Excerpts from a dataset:

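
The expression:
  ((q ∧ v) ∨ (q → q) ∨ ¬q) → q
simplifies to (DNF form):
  q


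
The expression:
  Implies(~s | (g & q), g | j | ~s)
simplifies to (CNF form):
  True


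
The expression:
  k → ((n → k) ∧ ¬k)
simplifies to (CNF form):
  ¬k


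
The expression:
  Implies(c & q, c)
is always true.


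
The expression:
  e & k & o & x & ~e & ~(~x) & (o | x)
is never true.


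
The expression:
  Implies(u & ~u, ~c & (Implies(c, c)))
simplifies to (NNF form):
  True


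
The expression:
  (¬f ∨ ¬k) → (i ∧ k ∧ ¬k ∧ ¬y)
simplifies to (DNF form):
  f ∧ k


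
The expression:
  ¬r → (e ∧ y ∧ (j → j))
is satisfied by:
  {r: True, e: True, y: True}
  {r: True, e: True, y: False}
  {r: True, y: True, e: False}
  {r: True, y: False, e: False}
  {e: True, y: True, r: False}


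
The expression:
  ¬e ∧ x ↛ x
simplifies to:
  False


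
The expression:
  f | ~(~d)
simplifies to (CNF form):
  d | f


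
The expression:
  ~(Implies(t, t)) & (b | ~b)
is never true.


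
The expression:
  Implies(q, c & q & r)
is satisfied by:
  {c: True, r: True, q: False}
  {c: True, r: False, q: False}
  {r: True, c: False, q: False}
  {c: False, r: False, q: False}
  {c: True, q: True, r: True}


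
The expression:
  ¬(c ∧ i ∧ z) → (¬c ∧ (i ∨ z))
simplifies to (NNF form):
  (i ∧ z) ∨ (i ∧ ¬c) ∨ (z ∧ ¬c)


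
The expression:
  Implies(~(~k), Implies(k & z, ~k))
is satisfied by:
  {k: False, z: False}
  {z: True, k: False}
  {k: True, z: False}


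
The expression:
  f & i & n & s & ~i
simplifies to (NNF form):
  False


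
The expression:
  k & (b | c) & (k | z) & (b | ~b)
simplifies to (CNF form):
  k & (b | c)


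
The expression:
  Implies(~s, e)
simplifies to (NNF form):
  e | s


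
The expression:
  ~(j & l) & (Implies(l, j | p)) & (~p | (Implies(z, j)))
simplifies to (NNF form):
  (j & ~l) | (~l & ~p) | (p & ~j & ~z)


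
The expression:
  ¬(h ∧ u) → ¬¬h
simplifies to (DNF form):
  h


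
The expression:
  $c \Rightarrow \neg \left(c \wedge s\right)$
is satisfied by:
  {s: False, c: False}
  {c: True, s: False}
  {s: True, c: False}


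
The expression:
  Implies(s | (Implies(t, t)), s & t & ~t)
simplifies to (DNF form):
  False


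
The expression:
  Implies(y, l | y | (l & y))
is always true.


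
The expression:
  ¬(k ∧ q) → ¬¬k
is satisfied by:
  {k: True}


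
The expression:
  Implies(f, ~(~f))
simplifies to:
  True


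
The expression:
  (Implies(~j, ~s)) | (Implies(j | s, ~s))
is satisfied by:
  {j: True, s: False}
  {s: False, j: False}
  {s: True, j: True}


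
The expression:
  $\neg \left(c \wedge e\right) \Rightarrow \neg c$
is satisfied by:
  {e: True, c: False}
  {c: False, e: False}
  {c: True, e: True}


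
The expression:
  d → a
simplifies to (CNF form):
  a ∨ ¬d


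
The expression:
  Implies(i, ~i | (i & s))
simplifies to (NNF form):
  s | ~i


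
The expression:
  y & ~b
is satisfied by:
  {y: True, b: False}


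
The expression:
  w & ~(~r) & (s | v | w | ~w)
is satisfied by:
  {r: True, w: True}


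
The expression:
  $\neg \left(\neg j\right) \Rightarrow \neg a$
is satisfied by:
  {a: False, j: False}
  {j: True, a: False}
  {a: True, j: False}


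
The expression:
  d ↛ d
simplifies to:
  False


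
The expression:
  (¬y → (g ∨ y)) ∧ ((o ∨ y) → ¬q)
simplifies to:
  (g ∨ y) ∧ (¬o ∨ ¬q) ∧ (¬q ∨ ¬y)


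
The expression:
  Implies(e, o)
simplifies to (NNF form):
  o | ~e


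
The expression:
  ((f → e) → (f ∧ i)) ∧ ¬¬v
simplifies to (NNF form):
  f ∧ v ∧ (i ∨ ¬e)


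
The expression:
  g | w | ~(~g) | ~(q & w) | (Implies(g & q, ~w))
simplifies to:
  True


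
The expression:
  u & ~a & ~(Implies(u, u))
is never true.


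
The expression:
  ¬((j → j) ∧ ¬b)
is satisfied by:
  {b: True}


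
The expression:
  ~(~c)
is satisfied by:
  {c: True}


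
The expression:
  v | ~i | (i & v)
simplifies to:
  v | ~i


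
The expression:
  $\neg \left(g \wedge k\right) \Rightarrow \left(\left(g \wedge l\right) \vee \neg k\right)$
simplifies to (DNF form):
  $g \vee \neg k$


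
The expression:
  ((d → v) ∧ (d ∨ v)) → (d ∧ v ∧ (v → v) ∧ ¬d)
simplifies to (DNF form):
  ¬v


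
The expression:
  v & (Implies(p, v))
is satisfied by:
  {v: True}


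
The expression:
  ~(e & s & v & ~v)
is always true.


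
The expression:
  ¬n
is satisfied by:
  {n: False}


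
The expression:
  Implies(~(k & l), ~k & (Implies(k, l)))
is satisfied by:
  {l: True, k: False}
  {k: False, l: False}
  {k: True, l: True}


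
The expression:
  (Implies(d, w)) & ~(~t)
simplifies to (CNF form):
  t & (w | ~d)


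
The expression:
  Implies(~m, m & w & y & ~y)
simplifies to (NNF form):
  m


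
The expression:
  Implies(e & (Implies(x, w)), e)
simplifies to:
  True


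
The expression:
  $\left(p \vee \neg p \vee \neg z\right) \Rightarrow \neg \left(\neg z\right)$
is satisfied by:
  {z: True}


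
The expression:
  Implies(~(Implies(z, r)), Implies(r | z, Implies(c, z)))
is always true.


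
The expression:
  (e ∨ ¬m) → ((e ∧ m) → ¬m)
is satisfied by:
  {m: False, e: False}
  {e: True, m: False}
  {m: True, e: False}


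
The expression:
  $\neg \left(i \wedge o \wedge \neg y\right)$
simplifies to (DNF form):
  $y \vee \neg i \vee \neg o$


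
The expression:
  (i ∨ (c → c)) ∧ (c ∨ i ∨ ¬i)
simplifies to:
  True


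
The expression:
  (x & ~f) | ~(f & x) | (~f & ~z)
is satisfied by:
  {x: False, f: False}
  {f: True, x: False}
  {x: True, f: False}


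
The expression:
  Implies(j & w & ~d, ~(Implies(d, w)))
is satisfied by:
  {d: True, w: False, j: False}
  {w: False, j: False, d: False}
  {j: True, d: True, w: False}
  {j: True, w: False, d: False}
  {d: True, w: True, j: False}
  {w: True, d: False, j: False}
  {j: True, w: True, d: True}


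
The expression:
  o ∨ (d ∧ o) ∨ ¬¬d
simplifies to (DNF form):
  d ∨ o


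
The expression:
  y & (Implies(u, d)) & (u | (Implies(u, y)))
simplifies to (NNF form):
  y & (d | ~u)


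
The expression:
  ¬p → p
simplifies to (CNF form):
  p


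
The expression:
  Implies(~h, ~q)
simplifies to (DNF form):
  h | ~q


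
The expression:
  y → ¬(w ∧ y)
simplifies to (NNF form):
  ¬w ∨ ¬y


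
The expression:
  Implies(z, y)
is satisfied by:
  {y: True, z: False}
  {z: False, y: False}
  {z: True, y: True}


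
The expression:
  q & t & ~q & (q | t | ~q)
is never true.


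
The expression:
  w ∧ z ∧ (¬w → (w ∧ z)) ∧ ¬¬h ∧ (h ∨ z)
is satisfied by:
  {h: True, z: True, w: True}


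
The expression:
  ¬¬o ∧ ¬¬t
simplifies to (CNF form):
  o ∧ t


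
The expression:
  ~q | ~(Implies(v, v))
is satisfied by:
  {q: False}


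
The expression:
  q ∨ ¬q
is always true.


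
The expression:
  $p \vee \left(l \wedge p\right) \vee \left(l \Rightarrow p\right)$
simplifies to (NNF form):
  $p \vee \neg l$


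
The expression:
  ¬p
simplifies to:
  ¬p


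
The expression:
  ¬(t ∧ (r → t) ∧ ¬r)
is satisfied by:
  {r: True, t: False}
  {t: False, r: False}
  {t: True, r: True}


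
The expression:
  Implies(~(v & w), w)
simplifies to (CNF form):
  w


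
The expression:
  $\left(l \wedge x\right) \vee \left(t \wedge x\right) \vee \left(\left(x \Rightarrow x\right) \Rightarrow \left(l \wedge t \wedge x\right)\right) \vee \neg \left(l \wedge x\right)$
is always true.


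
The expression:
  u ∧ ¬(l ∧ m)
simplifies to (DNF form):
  (u ∧ ¬l) ∨ (u ∧ ¬m)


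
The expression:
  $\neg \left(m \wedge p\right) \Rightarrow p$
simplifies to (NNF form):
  $p$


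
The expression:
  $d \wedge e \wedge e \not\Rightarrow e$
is never true.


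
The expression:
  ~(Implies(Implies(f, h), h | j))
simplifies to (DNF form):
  ~f & ~h & ~j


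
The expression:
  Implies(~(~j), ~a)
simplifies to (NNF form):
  ~a | ~j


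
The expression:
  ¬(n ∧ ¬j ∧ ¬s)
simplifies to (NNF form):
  j ∨ s ∨ ¬n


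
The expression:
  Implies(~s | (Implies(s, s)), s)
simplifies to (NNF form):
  s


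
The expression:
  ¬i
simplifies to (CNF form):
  ¬i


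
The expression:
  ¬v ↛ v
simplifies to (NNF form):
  True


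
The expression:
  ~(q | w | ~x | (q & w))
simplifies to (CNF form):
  x & ~q & ~w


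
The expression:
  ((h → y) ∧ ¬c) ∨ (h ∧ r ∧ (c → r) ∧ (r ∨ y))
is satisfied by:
  {r: True, y: True, c: False, h: False}
  {r: True, c: False, h: False, y: False}
  {y: True, c: False, h: False, r: False}
  {y: False, c: False, h: False, r: False}
  {r: True, h: True, y: True, c: False}
  {r: True, h: True, y: False, c: False}
  {h: True, y: True, r: False, c: False}
  {y: True, r: True, c: True, h: True}
  {r: True, c: True, h: True, y: False}


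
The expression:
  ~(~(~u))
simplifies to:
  ~u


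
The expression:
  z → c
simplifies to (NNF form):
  c ∨ ¬z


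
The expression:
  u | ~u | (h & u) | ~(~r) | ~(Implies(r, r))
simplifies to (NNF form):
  True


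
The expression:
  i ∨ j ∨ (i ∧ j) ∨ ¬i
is always true.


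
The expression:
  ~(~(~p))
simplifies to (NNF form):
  ~p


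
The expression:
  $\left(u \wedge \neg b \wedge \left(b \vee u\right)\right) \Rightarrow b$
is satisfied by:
  {b: True, u: False}
  {u: False, b: False}
  {u: True, b: True}


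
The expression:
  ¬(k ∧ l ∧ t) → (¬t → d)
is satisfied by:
  {d: True, t: True}
  {d: True, t: False}
  {t: True, d: False}


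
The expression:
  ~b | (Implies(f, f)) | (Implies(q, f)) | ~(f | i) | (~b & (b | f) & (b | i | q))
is always true.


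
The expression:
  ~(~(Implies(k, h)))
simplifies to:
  h | ~k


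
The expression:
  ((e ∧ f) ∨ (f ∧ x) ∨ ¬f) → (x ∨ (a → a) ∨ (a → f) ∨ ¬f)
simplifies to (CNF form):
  True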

_EXERCISE DESCRIPTION_: Pull out every line of the records above that contains the word "wedge".

_RESPONSE BOX_:
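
  $c \Rightarrow \neg \left(c \wedge s\right)$
  $\neg \left(c \wedge e\right) \Rightarrow \neg c$
  $\neg \left(g \wedge k\right) \Rightarrow \left(\left(g \wedge l\right) \vee \neg k\right)$
  $\neg \left(i \wedge o \wedge \neg y\right)$
  $p \vee \left(l \wedge p\right) \vee \left(l \Rightarrow p\right)$
  $\left(l \wedge x\right) \vee \left(t \wedge x\right) \vee \left(\left(x \Rightarrow x\right) \Rightarrow \left(l \wedge t \wedge x\right)\right) \vee \neg \left(l \wedge x\right)$
  $\neg \left(m \wedge p\right) \Rightarrow p$
  $d \wedge e \wedge e \not\Rightarrow e$
  $\left(u \wedge \neg b \wedge \left(b \vee u\right)\right) \Rightarrow b$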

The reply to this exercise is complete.